### [DATA RECORDS]
※ ※ ※
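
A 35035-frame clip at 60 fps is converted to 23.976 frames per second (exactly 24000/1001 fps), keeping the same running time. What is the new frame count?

14000 frames

Target frames = source frames × (target rate / source rate) = 35035 × (24000/1001)/(60) = 35035 × 400/1001 = 14000.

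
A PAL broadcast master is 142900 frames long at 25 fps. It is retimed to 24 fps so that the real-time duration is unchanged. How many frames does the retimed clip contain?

137184 frames

Target frames = source frames × (target rate / source rate) = 142900 × (24)/(25) = 142900 × 24/25 = 137184.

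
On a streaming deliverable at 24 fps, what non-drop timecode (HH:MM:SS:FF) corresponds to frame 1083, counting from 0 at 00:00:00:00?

1083 ÷ 24 = 45 full seconds, remainder 3 frames.
45 s = 0 h 0 min 45 s.
Timecode: 00:00:45:03.

00:00:45:03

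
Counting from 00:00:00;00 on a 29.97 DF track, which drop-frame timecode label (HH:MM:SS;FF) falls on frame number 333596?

03:05:31;00

Each 10-minute DF block holds 10 × 60 × 30 − 9 × 2 = 17982 frames. 333596 ÷ 17982 → 18 full blocks, remainder 9920.
Within the partial block the first minute is 1800 frames and each further minute 1798, so 5 further minute boundaries passed. Total skipped labels = 18 × 18 + 2 × 5 = 334.
Non-drop label index = 333596 + 334 = 333930; at 30 labels/s that is 03:05:31:00, i.e. DF 03:05:31;00.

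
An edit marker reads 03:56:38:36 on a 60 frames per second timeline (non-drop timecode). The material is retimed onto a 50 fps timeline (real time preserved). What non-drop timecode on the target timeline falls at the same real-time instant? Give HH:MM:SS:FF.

Source frame index: (3×3600 + 56×60 + 38) × 60 + 36 = 851916.
Real time: 851916 / (60) = 70993/5 s.
Target frame: (70993/5) × (50) = 709930.
At 50 labels/s: frame 709930 → 03:56:38:30.

03:56:38:30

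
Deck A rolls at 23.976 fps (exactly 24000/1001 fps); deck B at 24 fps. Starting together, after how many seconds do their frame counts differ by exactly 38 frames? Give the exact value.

19019/12 seconds

The gap grows by |24 − 24000/1001| = 24/1001 frames per second.
Time for a 38-frame gap: 38 ÷ (24/1001) = 19019/12 s.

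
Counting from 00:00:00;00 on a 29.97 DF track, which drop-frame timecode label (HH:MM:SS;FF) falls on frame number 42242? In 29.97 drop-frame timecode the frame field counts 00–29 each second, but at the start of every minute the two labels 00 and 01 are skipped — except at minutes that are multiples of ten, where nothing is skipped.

Each 10-minute DF block holds 10 × 60 × 30 − 9 × 2 = 17982 frames. 42242 ÷ 17982 → 2 full blocks, remainder 6278.
Within the partial block the first minute is 1800 frames and each further minute 1798, so 3 further minute boundaries passed. Total skipped labels = 18 × 2 + 2 × 3 = 42.
Non-drop label index = 42242 + 42 = 42284; at 30 labels/s that is 00:23:29:14, i.e. DF 00:23:29;14.

00:23:29;14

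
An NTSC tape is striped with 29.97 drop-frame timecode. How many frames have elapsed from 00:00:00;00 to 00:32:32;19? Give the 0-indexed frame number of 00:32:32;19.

58521

Complete 10-minute blocks: 3, each 17982 frames → 53946.
Remaining 2 whole minutes in the current block: 1800 + 1 × 1798 = 3598 frames.
Within the current minute: 32 × 30 + 19 − 2 = 977 (labels ;00/;01 skipped at this minute). Total = 53946 + 3598 + 977 = 58521.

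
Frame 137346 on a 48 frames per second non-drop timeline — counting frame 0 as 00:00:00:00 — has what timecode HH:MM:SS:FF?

137346 ÷ 48 = 2861 full seconds, remainder 18 frames.
2861 s = 0 h 47 min 41 s.
Timecode: 00:47:41:18.

00:47:41:18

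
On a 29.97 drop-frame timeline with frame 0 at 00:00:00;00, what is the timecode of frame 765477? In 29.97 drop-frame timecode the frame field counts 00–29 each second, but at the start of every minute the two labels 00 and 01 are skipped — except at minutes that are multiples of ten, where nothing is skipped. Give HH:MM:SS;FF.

07:05:41;13

Ten DF minutes hold 17982 frames, so frame 765477 lies in block 42 (frames 755244–773225) with 10233 frames into that block.
The block's first minute is 1800 frames and the rest 1798 each; 10233 frames reaches minute 5, so 42 × 18 + 5 × 2 = 766 labels have been skipped so far.
Adding those back, label number 765477 + 766 = 766243 at 30 labels/s is 25541 s + 13 f = 7 h 5 min 41 s frame 13, i.e. 07:05:41;13.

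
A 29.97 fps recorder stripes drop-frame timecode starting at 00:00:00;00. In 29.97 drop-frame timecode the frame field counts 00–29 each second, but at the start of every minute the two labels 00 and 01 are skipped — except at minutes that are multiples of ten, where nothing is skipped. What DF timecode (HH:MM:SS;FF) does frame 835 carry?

00:00:27;25

Ten DF minutes hold 17982 frames, so frame 835 lies in block 0 (frames 0–17981) with 835 frames into that block.
The block's first minute is 1800 frames and the rest 1798 each; 835 frames reaches minute 0, so 0 × 18 + 0 × 2 = 0 labels have been skipped so far.
Adding those back, label number 835 + 0 = 835 at 30 labels/s is 27 s + 25 f = 0 h 0 min 27 s frame 25, i.e. 00:00:27;25.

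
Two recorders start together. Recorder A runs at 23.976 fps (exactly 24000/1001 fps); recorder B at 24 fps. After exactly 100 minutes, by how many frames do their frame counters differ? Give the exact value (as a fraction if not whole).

144000/1001 frames

100 min = 6000 s.
A emits 24000/1001 × 6000 = 144000000/1001 frames; B emits 24 × 6000 = 144000.
Difference = 144000/1001 frames (≈ 143.8561); B is ahead of A.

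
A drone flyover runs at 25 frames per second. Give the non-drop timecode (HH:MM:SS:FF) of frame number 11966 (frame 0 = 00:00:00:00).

11966 ÷ 25 = 478 full seconds, remainder 16 frames.
478 s = 0 h 7 min 58 s.
Timecode: 00:07:58:16.

00:07:58:16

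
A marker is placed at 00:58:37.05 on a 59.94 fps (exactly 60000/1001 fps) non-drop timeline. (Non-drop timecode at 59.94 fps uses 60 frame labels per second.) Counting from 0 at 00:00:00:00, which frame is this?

Total seconds to the label: (0 × 3600 + 58 × 60 + 37) = 3517.
Frame index = 3517 × 60 + 5 = 211025.

frame 211025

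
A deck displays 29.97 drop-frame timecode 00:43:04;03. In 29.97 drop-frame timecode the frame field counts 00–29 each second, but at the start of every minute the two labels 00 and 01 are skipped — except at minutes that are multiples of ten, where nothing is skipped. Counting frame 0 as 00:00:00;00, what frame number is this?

77445

Complete 10-minute blocks: 4, each 17982 frames → 71928.
Remaining 3 whole minutes in the current block: 1800 + 2 × 1798 = 5396 frames.
Within the current minute: 4 × 30 + 3 − 2 = 121 (labels ;00/;01 skipped at this minute). Total = 71928 + 5396 + 121 = 77445.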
※ ※ ※
### [YOUR OBJECTIVE]
Please output every record, keeping each line exact.

### [YOUR SOLUTION]
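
A 35035-frame clip at 60 fps is converted to 23.976 frames per second (exactly 24000/1001 fps), keeping the same running time. What is the new frame count?

14000 frames

Target frames = source frames × (target rate / source rate) = 35035 × (24000/1001)/(60) = 35035 × 400/1001 = 14000.

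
A PAL broadcast master is 142900 frames long at 25 fps. It is retimed to 24 fps so that the real-time duration is unchanged. How many frames does the retimed clip contain?

137184 frames

Target frames = source frames × (target rate / source rate) = 142900 × (24)/(25) = 142900 × 24/25 = 137184.

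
On a streaming deliverable at 24 fps, what non-drop timecode (HH:MM:SS:FF) corresponds to frame 1083, counting from 0 at 00:00:00:00?

1083 ÷ 24 = 45 full seconds, remainder 3 frames.
45 s = 0 h 0 min 45 s.
Timecode: 00:00:45:03.

00:00:45:03

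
Counting from 00:00:00;00 on a 29.97 DF track, which drop-frame timecode label (HH:MM:SS;FF) falls on frame number 333596?

03:05:31;00

Each 10-minute DF block holds 10 × 60 × 30 − 9 × 2 = 17982 frames. 333596 ÷ 17982 → 18 full blocks, remainder 9920.
Within the partial block the first minute is 1800 frames and each further minute 1798, so 5 further minute boundaries passed. Total skipped labels = 18 × 18 + 2 × 5 = 334.
Non-drop label index = 333596 + 334 = 333930; at 30 labels/s that is 03:05:31:00, i.e. DF 03:05:31;00.

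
An edit marker reads 03:56:38:36 on a 60 frames per second timeline (non-drop timecode). The material is retimed onto a 50 fps timeline (real time preserved). What non-drop timecode on the target timeline falls at the same real-time instant? Give HH:MM:SS:FF.

Source frame index: (3×3600 + 56×60 + 38) × 60 + 36 = 851916.
Real time: 851916 / (60) = 70993/5 s.
Target frame: (70993/5) × (50) = 709930.
At 50 labels/s: frame 709930 → 03:56:38:30.

03:56:38:30

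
Deck A rolls at 23.976 fps (exactly 24000/1001 fps); deck B at 24 fps. Starting together, after how many seconds do their frame counts differ by exactly 38 frames? Give the exact value.

19019/12 seconds

The gap grows by |24 − 24000/1001| = 24/1001 frames per second.
Time for a 38-frame gap: 38 ÷ (24/1001) = 19019/12 s.

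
Counting from 00:00:00;00 on a 29.97 DF track, which drop-frame timecode label (HH:MM:SS;FF) falls on frame number 42242? In 29.97 drop-frame timecode the frame field counts 00–29 each second, but at the start of every minute the two labels 00 and 01 are skipped — except at minutes that are multiples of ten, where nothing is skipped.

Each 10-minute DF block holds 10 × 60 × 30 − 9 × 2 = 17982 frames. 42242 ÷ 17982 → 2 full blocks, remainder 6278.
Within the partial block the first minute is 1800 frames and each further minute 1798, so 3 further minute boundaries passed. Total skipped labels = 18 × 2 + 2 × 3 = 42.
Non-drop label index = 42242 + 42 = 42284; at 30 labels/s that is 00:23:29:14, i.e. DF 00:23:29;14.

00:23:29;14

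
An NTSC tape is striped with 29.97 drop-frame timecode. How many frames have elapsed from 00:00:00;00 to 00:32:32;19? Give the 0-indexed frame number of 00:32:32;19.

58521

Complete 10-minute blocks: 3, each 17982 frames → 53946.
Remaining 2 whole minutes in the current block: 1800 + 1 × 1798 = 3598 frames.
Within the current minute: 32 × 30 + 19 − 2 = 977 (labels ;00/;01 skipped at this minute). Total = 53946 + 3598 + 977 = 58521.

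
Frame 137346 on a 48 frames per second non-drop timeline — counting frame 0 as 00:00:00:00 — has what timecode HH:MM:SS:FF?

137346 ÷ 48 = 2861 full seconds, remainder 18 frames.
2861 s = 0 h 47 min 41 s.
Timecode: 00:47:41:18.

00:47:41:18

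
On a 29.97 drop-frame timeline with frame 0 at 00:00:00;00, what is the timecode of frame 765477? In 29.97 drop-frame timecode the frame field counts 00–29 each second, but at the start of every minute the two labels 00 and 01 are skipped — except at minutes that are multiples of ten, where nothing is skipped. Give HH:MM:SS;FF.

07:05:41;13

Ten DF minutes hold 17982 frames, so frame 765477 lies in block 42 (frames 755244–773225) with 10233 frames into that block.
The block's first minute is 1800 frames and the rest 1798 each; 10233 frames reaches minute 5, so 42 × 18 + 5 × 2 = 766 labels have been skipped so far.
Adding those back, label number 765477 + 766 = 766243 at 30 labels/s is 25541 s + 13 f = 7 h 5 min 41 s frame 13, i.e. 07:05:41;13.

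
A 29.97 fps recorder stripes drop-frame timecode starting at 00:00:00;00. In 29.97 drop-frame timecode the frame field counts 00–29 each second, but at the start of every minute the two labels 00 and 01 are skipped — except at minutes that are multiples of ten, where nothing is skipped. What DF timecode (HH:MM:SS;FF) does frame 835 carry?

00:00:27;25

Ten DF minutes hold 17982 frames, so frame 835 lies in block 0 (frames 0–17981) with 835 frames into that block.
The block's first minute is 1800 frames and the rest 1798 each; 835 frames reaches minute 0, so 0 × 18 + 0 × 2 = 0 labels have been skipped so far.
Adding those back, label number 835 + 0 = 835 at 30 labels/s is 27 s + 25 f = 0 h 0 min 27 s frame 25, i.e. 00:00:27;25.

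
Two recorders start together. Recorder A runs at 23.976 fps (exactly 24000/1001 fps); recorder B at 24 fps. After exactly 100 minutes, by how many frames do their frame counters differ? Give the exact value (as a fraction if not whole).

144000/1001 frames

100 min = 6000 s.
A emits 24000/1001 × 6000 = 144000000/1001 frames; B emits 24 × 6000 = 144000.
Difference = 144000/1001 frames (≈ 143.8561); B is ahead of A.

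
A drone flyover runs at 25 frames per second. Give the non-drop timecode (HH:MM:SS:FF) of frame number 11966 (frame 0 = 00:00:00:00).

11966 ÷ 25 = 478 full seconds, remainder 16 frames.
478 s = 0 h 7 min 58 s.
Timecode: 00:07:58:16.

00:07:58:16

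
A marker is placed at 00:58:37.05 on a 59.94 fps (exactly 60000/1001 fps) non-drop timeline. (Non-drop timecode at 59.94 fps uses 60 frame labels per second.) Counting from 0 at 00:00:00:00, which frame is this?

Total seconds to the label: (0 × 3600 + 58 × 60 + 37) = 3517.
Frame index = 3517 × 60 + 5 = 211025.

frame 211025

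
A deck displays 29.97 drop-frame timecode 00:43:04;03. In 29.97 drop-frame timecode the frame field counts 00–29 each second, but at the start of every minute the two labels 00 and 01 are skipped — except at minutes that are multiples of ten, where nothing is skipped. Counting frame 0 as 00:00:00;00, what frame number is this?

77445

Complete 10-minute blocks: 4, each 17982 frames → 71928.
Remaining 3 whole minutes in the current block: 1800 + 2 × 1798 = 5396 frames.
Within the current minute: 4 × 30 + 3 − 2 = 121 (labels ;00/;01 skipped at this minute). Total = 71928 + 5396 + 121 = 77445.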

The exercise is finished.